___ Stored data
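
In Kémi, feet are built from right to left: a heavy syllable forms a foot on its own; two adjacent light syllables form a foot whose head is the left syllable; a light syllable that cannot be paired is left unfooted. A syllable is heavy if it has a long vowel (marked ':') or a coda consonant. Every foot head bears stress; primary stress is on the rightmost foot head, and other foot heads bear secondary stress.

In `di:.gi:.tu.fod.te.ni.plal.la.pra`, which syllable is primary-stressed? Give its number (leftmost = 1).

8

Weights: 1 di: H, 2 gi: H, 3 tu L, 4 fod H, 5 te L, 6 ni L, 7 plal H, 8 la L, 9 pra L.
Parse right to left (heavy = foot alone; LL = one foot; stranded L unfooted): (ˈdi:) (ˈgi:) tu (ˈfod) (ˈte.ni) (ˈplal) (ˈla.pra).
Foot heads: 1, 2, 4, 5, 7, 8.
Primary stress on the rightmost head = syllable 8.
Primary stress: syllable 8 → di:.gi:.tu.fod.te.ni.plal.ˈla.pra.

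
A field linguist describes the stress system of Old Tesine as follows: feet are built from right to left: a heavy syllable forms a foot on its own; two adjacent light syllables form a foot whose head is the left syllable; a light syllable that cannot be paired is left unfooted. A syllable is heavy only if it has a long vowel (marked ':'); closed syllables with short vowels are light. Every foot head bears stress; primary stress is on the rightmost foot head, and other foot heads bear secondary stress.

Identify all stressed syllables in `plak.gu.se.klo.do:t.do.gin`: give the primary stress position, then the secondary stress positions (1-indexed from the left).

primary 6, secondary 1, 3, 5

Weights: 1 plak L, 2 gu L, 3 se L, 4 klo L, 5 do:t H, 6 do L, 7 gin L.
Parse right to left (heavy = foot alone; LL = one foot; stranded L unfooted): (ˈplak.gu) (ˈse.klo) (ˈdo:t) (ˈdo.gin).
Foot heads: 1, 3, 5, 6.
Primary stress on the rightmost head = syllable 6.
Secondary stress on 1, 3, 5: ˌplak.gu.ˌse.klo.ˌdo:t.ˈdo.gin.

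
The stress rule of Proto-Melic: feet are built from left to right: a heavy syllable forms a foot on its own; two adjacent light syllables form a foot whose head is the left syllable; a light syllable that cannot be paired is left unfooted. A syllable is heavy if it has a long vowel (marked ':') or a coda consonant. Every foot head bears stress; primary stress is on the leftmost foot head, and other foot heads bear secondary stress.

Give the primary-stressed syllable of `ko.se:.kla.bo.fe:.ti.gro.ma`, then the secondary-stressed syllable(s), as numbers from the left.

Weights: 1 ko L, 2 se: H, 3 kla L, 4 bo L, 5 fe: H, 6 ti L, 7 gro L, 8 ma L.
Parse left to right (heavy = foot alone; LL = one foot; stranded L unfooted): ko (ˈse:) (ˈkla.bo) (ˈfe:) (ˈti.gro) ma.
Foot heads: 2, 3, 5, 6.
Primary stress on the leftmost head = syllable 2.
Secondary stress on 3, 5, 6: ko.ˈse:.ˌkla.bo.ˌfe:.ˌti.gro.ma.

primary 2, secondary 3, 5, 6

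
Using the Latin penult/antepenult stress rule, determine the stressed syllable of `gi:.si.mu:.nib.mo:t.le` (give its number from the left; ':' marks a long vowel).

5

Classical Latin: stress the penult if heavy (long vowel or closed), else the antepenult.
Weights: 4 nib H, 5 mo:t H, 6 le L.
The penult (syllable 5, mo:t) is heavy, so it takes stress.
Stress on syllable 5: gi:.si.mu:.nib.ˈmo:t.le.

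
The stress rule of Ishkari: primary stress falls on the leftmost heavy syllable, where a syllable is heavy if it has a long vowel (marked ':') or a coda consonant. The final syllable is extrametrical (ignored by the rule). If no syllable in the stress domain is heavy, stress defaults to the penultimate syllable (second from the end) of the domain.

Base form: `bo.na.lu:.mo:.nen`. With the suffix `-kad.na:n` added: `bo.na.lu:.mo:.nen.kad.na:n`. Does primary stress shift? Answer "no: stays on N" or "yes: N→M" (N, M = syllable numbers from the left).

Base `bo.na.lu:.mo:.nen` (5 syllables):
  The final syllable (5, nen) is extrametrical; the stress domain is syllables 1–4.
  Weights: 1 bo L, 2 na L, 3 lu: H, 4 mo: H.
  Heavy syllables in the domain: 3, 4. The leftmost is syllable 3 (lu:).
  → primary stress on syllable 3.
Suffixed `bo.na.lu:.mo:.nen.kad.na:n` (7 syllables):
  The final syllable (7, na:n) is extrametrical; the stress domain is syllables 1–6.
  Weights: 1 bo L, 2 na L, 3 lu: H, 4 mo: H, 5 nen H, 6 kad H.
  Heavy syllables in the domain: 3, 4, 5, 6. The leftmost is syllable 3 (lu:).
  → primary stress on syllable 3.

no: stays on 3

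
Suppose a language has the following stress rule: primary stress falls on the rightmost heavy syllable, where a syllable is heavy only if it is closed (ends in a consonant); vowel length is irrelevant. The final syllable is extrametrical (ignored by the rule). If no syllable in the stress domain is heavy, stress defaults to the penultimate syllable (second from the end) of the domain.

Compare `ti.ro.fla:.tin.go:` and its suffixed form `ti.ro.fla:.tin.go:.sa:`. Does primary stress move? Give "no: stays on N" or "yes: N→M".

no: stays on 4

Base `ti.ro.fla:.tin.go:` (5 syllables):
  The final syllable (5, go:) is extrametrical; the stress domain is syllables 1–4.
  Weights: 1 ti L, 2 ro L, 3 fla: L, 4 tin H.
  Heavy syllables in the domain: 4. The rightmost is syllable 4 (tin).
  → primary stress on syllable 4.
Suffixed `ti.ro.fla:.tin.go:.sa:` (6 syllables):
  The final syllable (6, sa:) is extrametrical; the stress domain is syllables 1–5.
  Weights: 1 ti L, 2 ro L, 3 fla: L, 4 tin H, 5 go: L.
  Heavy syllables in the domain: 4. The rightmost is syllable 4 (tin).
  → primary stress on syllable 4.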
______
Task goal:
Set down, unchanged, only those lines above that fall between the line with "numbers from the left)." and the line with "Suppose a language", the two end lines included.

Output of the exercise:
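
Base form: `bo.na.lu:.mo:.nen`. With the suffix `-kad.na:n` added: `bo.na.lu:.mo:.nen.kad.na:n`. Does primary stress shift? Answer "no: stays on N" or "yes: N→M" (N, M = syllable numbers from the left).

Base `bo.na.lu:.mo:.nen` (5 syllables):
  The final syllable (5, nen) is extrametrical; the stress domain is syllables 1–4.
  Weights: 1 bo L, 2 na L, 3 lu: H, 4 mo: H.
  Heavy syllables in the domain: 3, 4. The leftmost is syllable 3 (lu:).
  → primary stress on syllable 3.
Suffixed `bo.na.lu:.mo:.nen.kad.na:n` (7 syllables):
  The final syllable (7, na:n) is extrametrical; the stress domain is syllables 1–6.
  Weights: 1 bo L, 2 na L, 3 lu: H, 4 mo: H, 5 nen H, 6 kad H.
  Heavy syllables in the domain: 3, 4, 5, 6. The leftmost is syllable 3 (lu:).
  → primary stress on syllable 3.

no: stays on 3

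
Suppose a language has the following stress rule: primary stress falls on the rightmost heavy syllable, where a syllable is heavy only if it is closed (ends in a consonant); vowel length is irrelevant. The final syllable is extrametrical (ignored by the rule). If no syllable in the stress domain is heavy, stress defaults to the penultimate syllable (second from the end) of the domain.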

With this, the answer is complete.